[Data excerpts — start]

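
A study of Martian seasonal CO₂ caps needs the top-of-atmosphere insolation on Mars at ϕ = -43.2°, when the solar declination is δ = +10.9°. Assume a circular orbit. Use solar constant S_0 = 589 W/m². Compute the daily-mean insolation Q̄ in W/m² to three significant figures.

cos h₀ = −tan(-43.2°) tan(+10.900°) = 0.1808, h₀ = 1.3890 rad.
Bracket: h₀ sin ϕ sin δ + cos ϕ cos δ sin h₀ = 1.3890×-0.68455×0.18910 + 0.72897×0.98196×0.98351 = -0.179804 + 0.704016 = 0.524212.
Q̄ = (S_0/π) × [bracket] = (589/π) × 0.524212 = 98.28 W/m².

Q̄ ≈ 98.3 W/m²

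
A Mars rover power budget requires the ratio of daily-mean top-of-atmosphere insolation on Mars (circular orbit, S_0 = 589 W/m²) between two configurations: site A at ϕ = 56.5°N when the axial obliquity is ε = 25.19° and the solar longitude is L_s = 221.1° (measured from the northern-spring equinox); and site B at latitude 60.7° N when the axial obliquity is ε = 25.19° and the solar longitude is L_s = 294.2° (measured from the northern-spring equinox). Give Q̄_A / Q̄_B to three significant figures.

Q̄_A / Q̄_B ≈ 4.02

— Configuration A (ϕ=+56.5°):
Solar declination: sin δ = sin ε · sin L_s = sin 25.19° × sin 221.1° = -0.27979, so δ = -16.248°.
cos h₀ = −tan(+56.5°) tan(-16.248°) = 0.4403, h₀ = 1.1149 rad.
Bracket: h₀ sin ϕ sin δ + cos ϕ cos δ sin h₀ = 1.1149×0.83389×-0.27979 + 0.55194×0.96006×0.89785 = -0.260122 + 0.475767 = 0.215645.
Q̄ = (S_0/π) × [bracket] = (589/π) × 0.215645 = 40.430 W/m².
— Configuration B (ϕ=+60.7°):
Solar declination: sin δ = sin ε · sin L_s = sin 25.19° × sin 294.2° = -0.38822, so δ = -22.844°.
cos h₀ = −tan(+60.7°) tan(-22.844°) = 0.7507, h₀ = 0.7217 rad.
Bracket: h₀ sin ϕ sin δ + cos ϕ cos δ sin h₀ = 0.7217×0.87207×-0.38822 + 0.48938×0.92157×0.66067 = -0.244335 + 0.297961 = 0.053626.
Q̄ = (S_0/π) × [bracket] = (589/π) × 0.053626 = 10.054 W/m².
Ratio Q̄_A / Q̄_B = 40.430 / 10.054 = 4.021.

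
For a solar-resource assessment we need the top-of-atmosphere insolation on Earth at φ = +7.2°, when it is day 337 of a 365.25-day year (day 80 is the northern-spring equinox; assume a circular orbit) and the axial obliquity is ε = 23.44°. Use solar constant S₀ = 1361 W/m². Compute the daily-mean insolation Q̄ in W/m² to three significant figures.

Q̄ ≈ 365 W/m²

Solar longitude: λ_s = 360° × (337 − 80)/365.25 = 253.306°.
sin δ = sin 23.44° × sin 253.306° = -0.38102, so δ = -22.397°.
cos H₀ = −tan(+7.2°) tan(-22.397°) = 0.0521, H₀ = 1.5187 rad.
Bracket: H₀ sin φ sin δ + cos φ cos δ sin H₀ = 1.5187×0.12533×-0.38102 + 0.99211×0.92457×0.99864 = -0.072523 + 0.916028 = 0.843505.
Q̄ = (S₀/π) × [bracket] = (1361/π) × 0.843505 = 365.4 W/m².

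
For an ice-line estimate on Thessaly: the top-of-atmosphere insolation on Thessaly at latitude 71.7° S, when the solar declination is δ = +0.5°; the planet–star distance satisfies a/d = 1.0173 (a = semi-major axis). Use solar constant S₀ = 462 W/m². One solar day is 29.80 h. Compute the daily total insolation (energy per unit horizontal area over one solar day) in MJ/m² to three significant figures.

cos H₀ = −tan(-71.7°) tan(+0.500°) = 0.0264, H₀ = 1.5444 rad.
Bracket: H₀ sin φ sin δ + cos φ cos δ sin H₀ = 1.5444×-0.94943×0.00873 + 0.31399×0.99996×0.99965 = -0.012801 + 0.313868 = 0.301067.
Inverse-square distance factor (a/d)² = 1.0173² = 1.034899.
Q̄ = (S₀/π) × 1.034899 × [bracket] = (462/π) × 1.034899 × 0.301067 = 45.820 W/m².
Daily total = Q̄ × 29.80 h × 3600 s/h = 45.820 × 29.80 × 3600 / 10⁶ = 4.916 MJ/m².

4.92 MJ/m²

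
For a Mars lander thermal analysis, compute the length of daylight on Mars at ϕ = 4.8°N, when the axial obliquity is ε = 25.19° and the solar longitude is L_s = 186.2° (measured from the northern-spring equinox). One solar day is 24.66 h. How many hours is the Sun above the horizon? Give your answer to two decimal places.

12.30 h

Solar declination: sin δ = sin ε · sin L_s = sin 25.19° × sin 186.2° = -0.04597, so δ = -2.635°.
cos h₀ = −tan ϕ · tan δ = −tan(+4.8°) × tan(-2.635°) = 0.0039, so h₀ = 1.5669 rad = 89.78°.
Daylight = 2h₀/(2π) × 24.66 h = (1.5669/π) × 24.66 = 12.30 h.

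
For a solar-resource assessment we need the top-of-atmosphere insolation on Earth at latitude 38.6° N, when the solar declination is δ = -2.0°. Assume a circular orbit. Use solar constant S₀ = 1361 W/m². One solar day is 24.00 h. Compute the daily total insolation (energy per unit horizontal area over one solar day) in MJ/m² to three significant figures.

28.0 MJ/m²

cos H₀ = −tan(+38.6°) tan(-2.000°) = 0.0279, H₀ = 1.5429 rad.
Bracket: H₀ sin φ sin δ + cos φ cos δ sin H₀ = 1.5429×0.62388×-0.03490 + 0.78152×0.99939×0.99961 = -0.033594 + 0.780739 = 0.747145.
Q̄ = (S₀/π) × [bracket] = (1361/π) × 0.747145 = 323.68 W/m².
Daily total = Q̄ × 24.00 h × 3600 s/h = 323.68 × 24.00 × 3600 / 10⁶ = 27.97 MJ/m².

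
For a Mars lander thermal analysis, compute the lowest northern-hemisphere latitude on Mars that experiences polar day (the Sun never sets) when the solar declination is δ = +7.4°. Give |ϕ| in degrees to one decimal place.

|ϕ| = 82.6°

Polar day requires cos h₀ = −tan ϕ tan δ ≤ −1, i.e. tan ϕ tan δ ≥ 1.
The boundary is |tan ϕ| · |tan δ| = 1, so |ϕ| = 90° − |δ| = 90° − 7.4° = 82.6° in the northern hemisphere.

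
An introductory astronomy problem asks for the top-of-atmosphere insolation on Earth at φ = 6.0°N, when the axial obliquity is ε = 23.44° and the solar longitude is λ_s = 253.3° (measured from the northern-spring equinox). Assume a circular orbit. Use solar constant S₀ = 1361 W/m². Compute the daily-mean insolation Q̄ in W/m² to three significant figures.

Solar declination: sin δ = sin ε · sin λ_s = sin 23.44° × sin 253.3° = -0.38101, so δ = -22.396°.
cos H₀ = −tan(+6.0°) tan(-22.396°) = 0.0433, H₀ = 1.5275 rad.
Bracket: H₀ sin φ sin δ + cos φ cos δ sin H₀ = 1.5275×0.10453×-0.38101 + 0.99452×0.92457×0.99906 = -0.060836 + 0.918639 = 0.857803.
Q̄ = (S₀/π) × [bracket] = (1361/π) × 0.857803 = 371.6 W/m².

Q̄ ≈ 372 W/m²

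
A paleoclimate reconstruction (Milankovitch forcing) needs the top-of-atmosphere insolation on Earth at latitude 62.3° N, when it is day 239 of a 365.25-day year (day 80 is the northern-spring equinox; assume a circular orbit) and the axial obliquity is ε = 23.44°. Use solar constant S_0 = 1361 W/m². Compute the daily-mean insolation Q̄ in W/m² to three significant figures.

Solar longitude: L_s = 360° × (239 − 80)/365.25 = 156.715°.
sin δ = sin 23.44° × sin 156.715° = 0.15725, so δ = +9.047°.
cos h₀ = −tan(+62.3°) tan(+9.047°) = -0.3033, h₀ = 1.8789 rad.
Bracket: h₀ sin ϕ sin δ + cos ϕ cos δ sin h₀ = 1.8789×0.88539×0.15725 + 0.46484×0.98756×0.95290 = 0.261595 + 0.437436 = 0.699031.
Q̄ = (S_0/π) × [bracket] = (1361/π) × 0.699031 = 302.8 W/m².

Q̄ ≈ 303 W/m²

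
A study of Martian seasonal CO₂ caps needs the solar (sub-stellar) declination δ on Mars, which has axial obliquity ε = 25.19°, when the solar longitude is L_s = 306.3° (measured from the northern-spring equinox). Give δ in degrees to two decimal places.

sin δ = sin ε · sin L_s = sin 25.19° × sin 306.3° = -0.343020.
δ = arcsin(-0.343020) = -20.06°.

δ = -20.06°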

[Data excerpts — finish]

▶ [Description of the task] Set down nothing but the lines from the one with "A study of Martian seasonal CO₂ caps needs the solar" through the end of the records, keeping each line exactly as written and including both ends.

▶ [Finished exercise]
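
A study of Martian seasonal CO₂ caps needs the solar (sub-stellar) declination δ on Mars, which has axial obliquity ε = 25.19°, when the solar longitude is L_s = 306.3° (measured from the northern-spring equinox). Give δ in degrees to two decimal places.

sin δ = sin ε · sin L_s = sin 25.19° × sin 306.3° = -0.343020.
δ = arcsin(-0.343020) = -20.06°.

δ = -20.06°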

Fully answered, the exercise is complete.